* [Problem description] Below are the records; pull every line that includes "length".

[Collected data entries]
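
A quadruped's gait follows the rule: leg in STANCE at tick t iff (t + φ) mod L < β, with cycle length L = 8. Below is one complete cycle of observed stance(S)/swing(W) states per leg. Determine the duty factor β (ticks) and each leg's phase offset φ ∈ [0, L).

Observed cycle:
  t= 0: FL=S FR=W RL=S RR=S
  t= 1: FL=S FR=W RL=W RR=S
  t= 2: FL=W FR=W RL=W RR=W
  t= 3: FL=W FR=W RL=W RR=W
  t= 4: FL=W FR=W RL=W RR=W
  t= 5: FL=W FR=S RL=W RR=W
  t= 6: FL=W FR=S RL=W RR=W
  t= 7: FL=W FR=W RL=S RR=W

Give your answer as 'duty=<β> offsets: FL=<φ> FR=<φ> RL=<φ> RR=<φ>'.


duty β = stance ticks per leg = 2
FL: stance ticks = 2; W→S at t=0 → φ=0
FR: stance ticks = 2; W→S at t=5 → φ=3
RL: stance ticks = 2; W→S at t=7 → φ=1
RR: stance ticks = 2; W→S at t=0 → φ=0

duty=2 offsets: FL=0 FR=3 RL=1 RR=0


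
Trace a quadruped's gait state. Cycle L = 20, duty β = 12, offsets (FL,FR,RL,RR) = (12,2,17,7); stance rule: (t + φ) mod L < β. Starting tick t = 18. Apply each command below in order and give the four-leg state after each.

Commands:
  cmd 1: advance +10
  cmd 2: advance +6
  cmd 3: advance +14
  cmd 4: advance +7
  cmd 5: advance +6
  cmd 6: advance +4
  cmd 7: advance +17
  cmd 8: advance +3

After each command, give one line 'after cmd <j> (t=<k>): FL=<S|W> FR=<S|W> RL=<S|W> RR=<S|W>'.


start t=18: FL=S FR=S RL=W RR=S
cmd 1: advance +10 → t=28, phase=(0,10,5,15) → FL=S FR=S RL=S RR=W
cmd 2: advance +6 → t=34, phase=(6,16,11,1) → FL=S FR=W RL=S RR=S
cmd 3: advance +14 → t=48, phase=(0,10,5,15) → FL=S FR=S RL=S RR=W
cmd 4: advance +7 → t=55, phase=(7,17,12,2) → FL=S FR=W RL=W RR=S
cmd 5: advance +6 → t=61, phase=(13,3,18,8) → FL=W FR=S RL=W RR=S
cmd 6: advance +4 → t=65, phase=(17,7,2,12) → FL=W FR=S RL=S RR=W
cmd 7: advance +17 → t=82, phase=(14,4,19,9) → FL=W FR=S RL=W RR=S
cmd 8: advance +3 → t=85, phase=(17,7,2,12) → FL=W FR=S RL=S RR=W

after cmd 1 (t=28): FL=S FR=S RL=S RR=W
after cmd 2 (t=34): FL=S FR=W RL=S RR=S
after cmd 3 (t=48): FL=S FR=S RL=S RR=W
after cmd 4 (t=55): FL=S FR=W RL=W RR=S
after cmd 5 (t=61): FL=W FR=S RL=W RR=S
after cmd 6 (t=65): FL=W FR=S RL=S RR=W
after cmd 7 (t=82): FL=W FR=S RL=W RR=S
after cmd 8 (t=85): FL=W FR=S RL=S RR=W


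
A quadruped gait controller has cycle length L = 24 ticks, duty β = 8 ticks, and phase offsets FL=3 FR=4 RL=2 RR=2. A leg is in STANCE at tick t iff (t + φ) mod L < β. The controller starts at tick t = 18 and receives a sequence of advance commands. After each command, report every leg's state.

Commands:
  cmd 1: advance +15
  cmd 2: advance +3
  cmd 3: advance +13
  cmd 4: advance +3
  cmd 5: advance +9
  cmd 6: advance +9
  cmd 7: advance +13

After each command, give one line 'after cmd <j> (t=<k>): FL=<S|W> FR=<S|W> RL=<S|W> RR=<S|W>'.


start t=18: FL=W FR=W RL=W RR=W
cmd 1: advance +15 → t=33, phase=(12,13,11,11) → FL=W FR=W RL=W RR=W
cmd 2: advance +3 → t=36, phase=(15,16,14,14) → FL=W FR=W RL=W RR=W
cmd 3: advance +13 → t=49, phase=(4,5,3,3) → FL=S FR=S RL=S RR=S
cmd 4: advance +3 → t=52, phase=(7,8,6,6) → FL=S FR=W RL=S RR=S
cmd 5: advance +9 → t=61, phase=(16,17,15,15) → FL=W FR=W RL=W RR=W
cmd 6: advance +9 → t=70, phase=(1,2,0,0) → FL=S FR=S RL=S RR=S
cmd 7: advance +13 → t=83, phase=(14,15,13,13) → FL=W FR=W RL=W RR=W

after cmd 1 (t=33): FL=W FR=W RL=W RR=W
after cmd 2 (t=36): FL=W FR=W RL=W RR=W
after cmd 3 (t=49): FL=S FR=S RL=S RR=S
after cmd 4 (t=52): FL=S FR=W RL=S RR=S
after cmd 5 (t=61): FL=W FR=W RL=W RR=W
after cmd 6 (t=70): FL=S FR=S RL=S RR=S
after cmd 7 (t=83): FL=W FR=W RL=W RR=W


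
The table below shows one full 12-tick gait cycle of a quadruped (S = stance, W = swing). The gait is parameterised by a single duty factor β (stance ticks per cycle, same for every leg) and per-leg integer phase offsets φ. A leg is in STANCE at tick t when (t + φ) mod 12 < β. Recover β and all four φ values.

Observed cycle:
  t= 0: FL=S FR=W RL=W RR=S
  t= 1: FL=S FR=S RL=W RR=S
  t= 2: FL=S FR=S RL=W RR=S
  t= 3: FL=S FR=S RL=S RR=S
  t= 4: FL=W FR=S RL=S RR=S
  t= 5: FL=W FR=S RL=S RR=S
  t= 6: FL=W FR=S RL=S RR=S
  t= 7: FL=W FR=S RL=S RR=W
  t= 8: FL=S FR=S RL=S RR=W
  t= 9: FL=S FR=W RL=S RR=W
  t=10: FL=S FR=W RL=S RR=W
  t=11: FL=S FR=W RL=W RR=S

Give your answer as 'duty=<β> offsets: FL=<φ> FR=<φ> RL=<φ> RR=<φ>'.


duty β = stance ticks per leg = 8
FL: stance ticks = 8; W→S at t=8 → φ=4
FR: stance ticks = 8; W→S at t=1 → φ=11
RL: stance ticks = 8; W→S at t=3 → φ=9
RR: stance ticks = 8; W→S at t=11 → φ=1

duty=8 offsets: FL=4 FR=11 RL=9 RR=1


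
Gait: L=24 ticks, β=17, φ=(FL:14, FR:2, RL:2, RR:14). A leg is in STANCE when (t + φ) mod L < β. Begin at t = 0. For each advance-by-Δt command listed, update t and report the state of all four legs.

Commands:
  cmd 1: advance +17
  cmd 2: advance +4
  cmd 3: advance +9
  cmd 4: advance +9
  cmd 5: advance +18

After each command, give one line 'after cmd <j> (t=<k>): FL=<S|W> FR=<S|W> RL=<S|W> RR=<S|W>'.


start t=0: FL=S FR=S RL=S RR=S
cmd 1: advance +17 → t=17, phase=(7,19,19,7) → FL=S FR=W RL=W RR=S
cmd 2: advance +4 → t=21, phase=(11,23,23,11) → FL=S FR=W RL=W RR=S
cmd 3: advance +9 → t=30, phase=(20,8,8,20) → FL=W FR=S RL=S RR=W
cmd 4: advance +9 → t=39, phase=(5,17,17,5) → FL=S FR=W RL=W RR=S
cmd 5: advance +18 → t=57, phase=(23,11,11,23) → FL=W FR=S RL=S RR=W

after cmd 1 (t=17): FL=S FR=W RL=W RR=S
after cmd 2 (t=21): FL=S FR=W RL=W RR=S
after cmd 3 (t=30): FL=W FR=S RL=S RR=W
after cmd 4 (t=39): FL=S FR=W RL=W RR=S
after cmd 5 (t=57): FL=W FR=S RL=S RR=W


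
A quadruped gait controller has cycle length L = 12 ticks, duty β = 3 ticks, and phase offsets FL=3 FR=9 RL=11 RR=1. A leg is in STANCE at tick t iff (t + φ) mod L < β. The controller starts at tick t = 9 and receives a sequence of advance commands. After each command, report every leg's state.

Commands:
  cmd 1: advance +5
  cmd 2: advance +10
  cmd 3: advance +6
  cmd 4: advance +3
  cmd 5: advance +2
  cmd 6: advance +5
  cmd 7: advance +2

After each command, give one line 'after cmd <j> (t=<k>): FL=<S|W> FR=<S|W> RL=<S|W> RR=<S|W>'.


start t=9: FL=S FR=W RL=W RR=W
cmd 1: advance +5 → t=14, phase=(5,11,1,3) → FL=W FR=W RL=S RR=W
cmd 2: advance +10 → t=24, phase=(3,9,11,1) → FL=W FR=W RL=W RR=S
cmd 3: advance +6 → t=30, phase=(9,3,5,7) → FL=W FR=W RL=W RR=W
cmd 4: advance +3 → t=33, phase=(0,6,8,10) → FL=S FR=W RL=W RR=W
cmd 5: advance +2 → t=35, phase=(2,8,10,0) → FL=S FR=W RL=W RR=S
cmd 6: advance +5 → t=40, phase=(7,1,3,5) → FL=W FR=S RL=W RR=W
cmd 7: advance +2 → t=42, phase=(9,3,5,7) → FL=W FR=W RL=W RR=W

after cmd 1 (t=14): FL=W FR=W RL=S RR=W
after cmd 2 (t=24): FL=W FR=W RL=W RR=S
after cmd 3 (t=30): FL=W FR=W RL=W RR=W
after cmd 4 (t=33): FL=S FR=W RL=W RR=W
after cmd 5 (t=35): FL=S FR=W RL=W RR=S
after cmd 6 (t=40): FL=W FR=S RL=W RR=W
after cmd 7 (t=42): FL=W FR=W RL=W RR=W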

* [Response to the exercise]
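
A quadruped's gait follows the rule: leg in STANCE at tick t iff (t + φ) mod L < β, with cycle length L = 8. Below is one complete cycle of observed stance(S)/swing(W) states per leg. Determine the duty factor β (ticks) and each leg's phase offset φ ∈ [0, L).
A quadruped gait controller has cycle length L = 24 ticks, duty β = 8 ticks, and phase offsets FL=3 FR=4 RL=2 RR=2. A leg is in STANCE at tick t iff (t + φ) mod L < β. The controller starts at tick t = 18 and receives a sequence of advance commands. After each command, report every leg's state.
A quadruped gait controller has cycle length L = 12 ticks, duty β = 3 ticks, and phase offsets FL=3 FR=9 RL=11 RR=1. A leg is in STANCE at tick t iff (t + φ) mod L < β. The controller starts at tick t = 9 and receives a sequence of advance commands. After each command, report every leg's state.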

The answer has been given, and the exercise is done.